TASK REQUIREMENTS =
Copy out each line of the data below in which "Consider" appears.
TASK DATA section start
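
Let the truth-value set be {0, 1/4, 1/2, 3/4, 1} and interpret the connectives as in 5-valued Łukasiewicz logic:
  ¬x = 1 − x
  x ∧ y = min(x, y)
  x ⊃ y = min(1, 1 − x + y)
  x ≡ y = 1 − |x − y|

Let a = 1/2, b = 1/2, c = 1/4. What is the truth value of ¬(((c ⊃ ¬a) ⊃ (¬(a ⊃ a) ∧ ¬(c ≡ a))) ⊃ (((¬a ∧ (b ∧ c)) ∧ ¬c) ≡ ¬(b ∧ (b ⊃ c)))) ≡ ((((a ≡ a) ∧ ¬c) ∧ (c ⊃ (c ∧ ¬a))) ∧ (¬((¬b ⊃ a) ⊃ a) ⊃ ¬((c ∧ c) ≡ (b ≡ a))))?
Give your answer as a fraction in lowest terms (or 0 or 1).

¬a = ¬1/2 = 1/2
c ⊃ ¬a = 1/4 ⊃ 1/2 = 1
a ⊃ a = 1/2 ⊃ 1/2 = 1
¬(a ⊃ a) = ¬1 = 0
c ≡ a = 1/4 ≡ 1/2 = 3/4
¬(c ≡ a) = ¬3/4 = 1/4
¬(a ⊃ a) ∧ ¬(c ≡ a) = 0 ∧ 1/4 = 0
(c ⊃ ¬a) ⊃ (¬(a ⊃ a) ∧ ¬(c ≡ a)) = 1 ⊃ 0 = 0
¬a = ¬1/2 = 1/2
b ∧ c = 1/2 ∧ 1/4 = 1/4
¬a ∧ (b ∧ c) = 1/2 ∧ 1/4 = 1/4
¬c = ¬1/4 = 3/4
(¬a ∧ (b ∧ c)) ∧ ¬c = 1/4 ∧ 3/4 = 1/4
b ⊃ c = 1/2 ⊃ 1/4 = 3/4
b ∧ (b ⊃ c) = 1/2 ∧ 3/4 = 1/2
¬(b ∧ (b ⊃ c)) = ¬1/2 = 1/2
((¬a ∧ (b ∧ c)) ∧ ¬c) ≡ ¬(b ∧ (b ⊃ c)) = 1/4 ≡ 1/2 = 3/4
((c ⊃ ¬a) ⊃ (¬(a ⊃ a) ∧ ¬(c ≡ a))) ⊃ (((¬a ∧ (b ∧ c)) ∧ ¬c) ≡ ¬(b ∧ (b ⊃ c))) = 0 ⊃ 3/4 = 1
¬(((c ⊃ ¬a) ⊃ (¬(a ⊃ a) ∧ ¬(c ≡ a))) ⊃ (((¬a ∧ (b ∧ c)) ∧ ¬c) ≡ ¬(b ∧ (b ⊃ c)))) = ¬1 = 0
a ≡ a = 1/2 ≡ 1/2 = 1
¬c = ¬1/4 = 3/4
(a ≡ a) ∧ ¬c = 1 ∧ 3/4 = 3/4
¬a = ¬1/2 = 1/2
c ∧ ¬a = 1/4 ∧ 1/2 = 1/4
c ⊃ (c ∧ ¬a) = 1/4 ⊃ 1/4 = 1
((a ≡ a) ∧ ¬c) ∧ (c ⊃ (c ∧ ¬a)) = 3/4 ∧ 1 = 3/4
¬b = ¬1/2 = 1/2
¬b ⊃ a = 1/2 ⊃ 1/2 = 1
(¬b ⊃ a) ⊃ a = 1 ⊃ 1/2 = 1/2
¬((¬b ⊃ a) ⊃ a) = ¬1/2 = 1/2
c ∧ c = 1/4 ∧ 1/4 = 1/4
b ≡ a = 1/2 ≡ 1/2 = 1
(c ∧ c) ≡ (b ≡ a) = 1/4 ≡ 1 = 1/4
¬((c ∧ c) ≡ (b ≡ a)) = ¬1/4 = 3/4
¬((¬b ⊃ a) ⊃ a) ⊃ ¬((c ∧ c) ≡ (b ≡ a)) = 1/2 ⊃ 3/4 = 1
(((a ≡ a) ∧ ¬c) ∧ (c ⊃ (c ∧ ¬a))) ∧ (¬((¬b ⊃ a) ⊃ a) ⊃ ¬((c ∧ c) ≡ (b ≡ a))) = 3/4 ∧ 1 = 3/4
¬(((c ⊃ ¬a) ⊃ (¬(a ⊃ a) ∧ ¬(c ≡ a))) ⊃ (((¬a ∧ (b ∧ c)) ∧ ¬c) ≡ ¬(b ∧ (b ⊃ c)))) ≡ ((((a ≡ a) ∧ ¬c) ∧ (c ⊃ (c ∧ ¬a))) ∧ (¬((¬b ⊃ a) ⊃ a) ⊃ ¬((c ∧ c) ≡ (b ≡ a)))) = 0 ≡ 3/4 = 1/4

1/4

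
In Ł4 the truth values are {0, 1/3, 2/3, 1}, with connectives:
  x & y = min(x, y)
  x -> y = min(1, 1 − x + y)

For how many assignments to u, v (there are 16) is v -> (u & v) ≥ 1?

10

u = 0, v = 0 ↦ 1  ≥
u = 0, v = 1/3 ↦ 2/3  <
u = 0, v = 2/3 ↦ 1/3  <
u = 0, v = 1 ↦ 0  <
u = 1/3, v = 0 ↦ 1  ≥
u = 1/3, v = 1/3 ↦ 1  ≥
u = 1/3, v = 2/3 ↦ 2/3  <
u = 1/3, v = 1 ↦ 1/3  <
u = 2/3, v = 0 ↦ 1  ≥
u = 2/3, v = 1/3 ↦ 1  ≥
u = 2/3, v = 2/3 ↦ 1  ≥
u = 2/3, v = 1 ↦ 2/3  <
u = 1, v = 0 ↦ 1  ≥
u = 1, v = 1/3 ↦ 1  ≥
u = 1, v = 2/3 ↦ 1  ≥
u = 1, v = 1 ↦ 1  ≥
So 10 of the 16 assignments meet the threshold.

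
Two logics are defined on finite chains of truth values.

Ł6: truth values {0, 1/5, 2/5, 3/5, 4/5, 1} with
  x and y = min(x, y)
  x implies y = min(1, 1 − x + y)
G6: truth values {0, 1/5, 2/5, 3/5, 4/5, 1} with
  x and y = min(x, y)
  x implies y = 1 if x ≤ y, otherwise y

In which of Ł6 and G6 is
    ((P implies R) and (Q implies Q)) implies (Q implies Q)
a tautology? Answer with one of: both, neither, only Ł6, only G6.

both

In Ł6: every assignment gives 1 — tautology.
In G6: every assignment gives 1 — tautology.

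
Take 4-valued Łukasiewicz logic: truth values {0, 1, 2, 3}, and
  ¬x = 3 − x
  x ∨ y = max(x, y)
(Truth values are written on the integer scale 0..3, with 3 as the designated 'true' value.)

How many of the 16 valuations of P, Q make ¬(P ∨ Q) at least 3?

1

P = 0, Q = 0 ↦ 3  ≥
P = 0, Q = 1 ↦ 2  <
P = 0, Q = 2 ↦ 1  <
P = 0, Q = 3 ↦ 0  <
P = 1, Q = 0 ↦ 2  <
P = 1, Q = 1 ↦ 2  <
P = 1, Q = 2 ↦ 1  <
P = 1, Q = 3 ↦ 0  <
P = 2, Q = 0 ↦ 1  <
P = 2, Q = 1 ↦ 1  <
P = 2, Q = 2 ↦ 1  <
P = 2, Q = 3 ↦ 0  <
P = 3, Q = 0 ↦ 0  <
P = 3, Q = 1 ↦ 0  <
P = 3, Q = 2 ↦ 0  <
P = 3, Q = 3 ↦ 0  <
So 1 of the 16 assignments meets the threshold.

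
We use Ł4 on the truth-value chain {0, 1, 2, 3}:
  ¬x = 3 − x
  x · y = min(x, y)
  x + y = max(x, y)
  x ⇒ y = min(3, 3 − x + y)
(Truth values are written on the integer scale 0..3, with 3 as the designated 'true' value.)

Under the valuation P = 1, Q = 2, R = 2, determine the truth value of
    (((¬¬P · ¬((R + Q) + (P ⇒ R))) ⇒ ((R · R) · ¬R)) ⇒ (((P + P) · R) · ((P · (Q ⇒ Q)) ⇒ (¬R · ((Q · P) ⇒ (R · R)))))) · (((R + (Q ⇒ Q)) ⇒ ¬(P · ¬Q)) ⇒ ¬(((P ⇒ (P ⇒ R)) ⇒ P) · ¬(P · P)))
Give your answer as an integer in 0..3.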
TASK DATA section end
TASK DATA section start
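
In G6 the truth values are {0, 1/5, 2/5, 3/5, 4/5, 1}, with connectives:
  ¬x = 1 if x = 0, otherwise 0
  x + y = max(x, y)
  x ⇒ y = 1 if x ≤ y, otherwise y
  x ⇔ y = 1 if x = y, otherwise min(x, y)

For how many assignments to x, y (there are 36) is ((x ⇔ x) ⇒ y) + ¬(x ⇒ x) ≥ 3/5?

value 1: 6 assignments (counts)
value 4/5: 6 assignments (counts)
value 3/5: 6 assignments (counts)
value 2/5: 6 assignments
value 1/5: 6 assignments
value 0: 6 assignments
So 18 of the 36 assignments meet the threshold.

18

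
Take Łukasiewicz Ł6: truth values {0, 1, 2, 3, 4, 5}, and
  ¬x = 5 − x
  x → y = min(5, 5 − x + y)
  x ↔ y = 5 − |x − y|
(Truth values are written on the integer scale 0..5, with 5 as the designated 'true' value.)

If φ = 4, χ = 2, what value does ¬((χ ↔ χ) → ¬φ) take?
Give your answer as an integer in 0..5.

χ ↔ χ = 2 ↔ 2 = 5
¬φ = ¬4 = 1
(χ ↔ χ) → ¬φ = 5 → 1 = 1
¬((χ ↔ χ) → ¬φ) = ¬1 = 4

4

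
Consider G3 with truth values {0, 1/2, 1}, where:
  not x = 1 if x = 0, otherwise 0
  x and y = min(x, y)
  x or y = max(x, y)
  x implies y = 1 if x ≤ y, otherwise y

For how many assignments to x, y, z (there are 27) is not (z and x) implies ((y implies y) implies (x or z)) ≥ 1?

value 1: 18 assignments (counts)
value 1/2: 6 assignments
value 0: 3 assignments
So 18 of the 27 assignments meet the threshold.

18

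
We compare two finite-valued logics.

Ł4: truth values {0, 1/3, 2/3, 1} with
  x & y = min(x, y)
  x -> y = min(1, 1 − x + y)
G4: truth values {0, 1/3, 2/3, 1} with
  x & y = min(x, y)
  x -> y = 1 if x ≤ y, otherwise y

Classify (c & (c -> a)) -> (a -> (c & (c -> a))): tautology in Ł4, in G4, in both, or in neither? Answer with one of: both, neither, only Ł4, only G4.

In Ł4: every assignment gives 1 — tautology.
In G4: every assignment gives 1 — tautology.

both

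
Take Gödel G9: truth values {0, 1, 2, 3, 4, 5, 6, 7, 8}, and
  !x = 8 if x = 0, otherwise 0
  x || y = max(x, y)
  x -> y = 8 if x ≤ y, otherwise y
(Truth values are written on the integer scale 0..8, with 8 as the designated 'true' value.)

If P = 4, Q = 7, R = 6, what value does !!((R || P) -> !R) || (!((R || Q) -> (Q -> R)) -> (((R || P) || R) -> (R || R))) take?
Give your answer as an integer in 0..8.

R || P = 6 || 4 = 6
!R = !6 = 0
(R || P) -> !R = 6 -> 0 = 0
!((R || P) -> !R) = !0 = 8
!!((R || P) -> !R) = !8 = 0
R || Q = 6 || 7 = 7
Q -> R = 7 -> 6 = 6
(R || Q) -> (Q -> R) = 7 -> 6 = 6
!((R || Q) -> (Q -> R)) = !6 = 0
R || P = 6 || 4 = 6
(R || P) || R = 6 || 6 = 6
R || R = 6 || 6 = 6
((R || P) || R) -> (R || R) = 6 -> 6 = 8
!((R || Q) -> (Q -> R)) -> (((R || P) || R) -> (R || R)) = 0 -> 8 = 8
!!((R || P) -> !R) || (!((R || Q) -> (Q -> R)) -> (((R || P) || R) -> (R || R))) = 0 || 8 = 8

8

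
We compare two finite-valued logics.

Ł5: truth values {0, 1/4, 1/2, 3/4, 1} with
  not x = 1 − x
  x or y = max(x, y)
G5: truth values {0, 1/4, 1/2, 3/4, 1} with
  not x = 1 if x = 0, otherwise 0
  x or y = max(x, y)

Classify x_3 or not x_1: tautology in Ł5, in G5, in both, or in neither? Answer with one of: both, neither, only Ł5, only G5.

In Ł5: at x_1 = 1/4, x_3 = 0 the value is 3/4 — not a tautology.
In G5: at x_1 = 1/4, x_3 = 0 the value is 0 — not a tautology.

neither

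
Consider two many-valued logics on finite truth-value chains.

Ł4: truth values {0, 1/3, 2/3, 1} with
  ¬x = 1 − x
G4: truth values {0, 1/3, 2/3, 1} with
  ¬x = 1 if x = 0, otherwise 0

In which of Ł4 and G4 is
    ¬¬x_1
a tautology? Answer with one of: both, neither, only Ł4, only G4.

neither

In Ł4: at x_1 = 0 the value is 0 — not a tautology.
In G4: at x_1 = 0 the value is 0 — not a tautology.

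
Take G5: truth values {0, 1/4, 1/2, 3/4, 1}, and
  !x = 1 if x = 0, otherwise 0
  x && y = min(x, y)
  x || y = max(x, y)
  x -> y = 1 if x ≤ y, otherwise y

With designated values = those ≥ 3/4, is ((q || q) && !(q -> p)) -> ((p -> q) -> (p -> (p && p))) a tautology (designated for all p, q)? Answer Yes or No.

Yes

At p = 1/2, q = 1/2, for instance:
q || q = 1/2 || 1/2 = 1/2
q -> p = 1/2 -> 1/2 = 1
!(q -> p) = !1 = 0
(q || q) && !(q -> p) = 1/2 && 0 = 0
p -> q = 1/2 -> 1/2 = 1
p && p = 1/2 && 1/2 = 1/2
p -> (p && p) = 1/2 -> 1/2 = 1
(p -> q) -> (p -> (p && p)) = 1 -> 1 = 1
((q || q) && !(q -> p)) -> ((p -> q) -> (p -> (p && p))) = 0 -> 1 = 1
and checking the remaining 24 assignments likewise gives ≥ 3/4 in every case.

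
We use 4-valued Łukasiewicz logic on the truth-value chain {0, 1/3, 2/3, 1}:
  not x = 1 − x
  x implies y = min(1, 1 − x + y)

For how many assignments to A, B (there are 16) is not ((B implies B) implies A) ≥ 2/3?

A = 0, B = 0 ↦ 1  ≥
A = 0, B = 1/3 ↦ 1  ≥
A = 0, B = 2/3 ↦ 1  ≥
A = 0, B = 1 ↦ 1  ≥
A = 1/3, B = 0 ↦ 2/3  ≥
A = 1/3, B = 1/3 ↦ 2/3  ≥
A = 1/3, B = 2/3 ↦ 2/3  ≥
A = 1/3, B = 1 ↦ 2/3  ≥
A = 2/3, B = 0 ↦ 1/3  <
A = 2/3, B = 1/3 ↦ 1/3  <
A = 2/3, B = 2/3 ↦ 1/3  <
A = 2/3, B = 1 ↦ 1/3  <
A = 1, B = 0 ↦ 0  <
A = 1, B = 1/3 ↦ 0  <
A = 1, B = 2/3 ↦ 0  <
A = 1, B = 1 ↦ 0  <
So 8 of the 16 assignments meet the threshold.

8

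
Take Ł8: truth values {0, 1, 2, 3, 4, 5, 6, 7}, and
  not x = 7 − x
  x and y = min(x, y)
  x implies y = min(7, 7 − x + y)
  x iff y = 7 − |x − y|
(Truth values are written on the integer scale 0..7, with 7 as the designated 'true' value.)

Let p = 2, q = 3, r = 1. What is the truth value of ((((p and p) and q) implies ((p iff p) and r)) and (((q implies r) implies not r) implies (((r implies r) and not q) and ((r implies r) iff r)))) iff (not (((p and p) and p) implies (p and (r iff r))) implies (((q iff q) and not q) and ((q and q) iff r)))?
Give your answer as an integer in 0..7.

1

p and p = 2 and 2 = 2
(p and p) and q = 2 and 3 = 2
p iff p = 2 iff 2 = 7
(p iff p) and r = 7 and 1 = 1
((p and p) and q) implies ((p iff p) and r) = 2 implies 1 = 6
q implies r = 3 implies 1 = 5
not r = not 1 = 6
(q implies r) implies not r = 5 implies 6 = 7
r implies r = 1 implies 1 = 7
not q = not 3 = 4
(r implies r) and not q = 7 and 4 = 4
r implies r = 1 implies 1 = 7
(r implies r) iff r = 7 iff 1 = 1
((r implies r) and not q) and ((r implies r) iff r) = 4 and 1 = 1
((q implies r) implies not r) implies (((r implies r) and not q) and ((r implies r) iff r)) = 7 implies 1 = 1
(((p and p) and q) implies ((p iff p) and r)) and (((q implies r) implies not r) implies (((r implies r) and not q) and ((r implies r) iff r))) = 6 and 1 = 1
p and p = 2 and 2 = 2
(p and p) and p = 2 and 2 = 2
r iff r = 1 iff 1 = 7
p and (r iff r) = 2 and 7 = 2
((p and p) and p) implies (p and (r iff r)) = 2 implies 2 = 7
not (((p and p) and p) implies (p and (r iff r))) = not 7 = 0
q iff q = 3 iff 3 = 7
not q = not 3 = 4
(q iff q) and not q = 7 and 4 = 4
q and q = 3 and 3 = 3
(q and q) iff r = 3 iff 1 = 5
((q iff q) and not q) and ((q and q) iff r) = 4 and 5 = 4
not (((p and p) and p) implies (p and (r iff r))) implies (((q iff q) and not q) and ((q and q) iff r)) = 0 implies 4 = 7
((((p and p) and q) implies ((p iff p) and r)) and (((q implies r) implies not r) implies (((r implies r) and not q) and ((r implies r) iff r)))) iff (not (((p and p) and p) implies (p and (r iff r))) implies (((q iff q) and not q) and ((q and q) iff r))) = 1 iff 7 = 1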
TASK DATA section end
PROBLEM SOLUTION =
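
Consider G3 with truth values {0, 1/2, 1}, where:
Consider two many-valued logics on finite truth-value chains.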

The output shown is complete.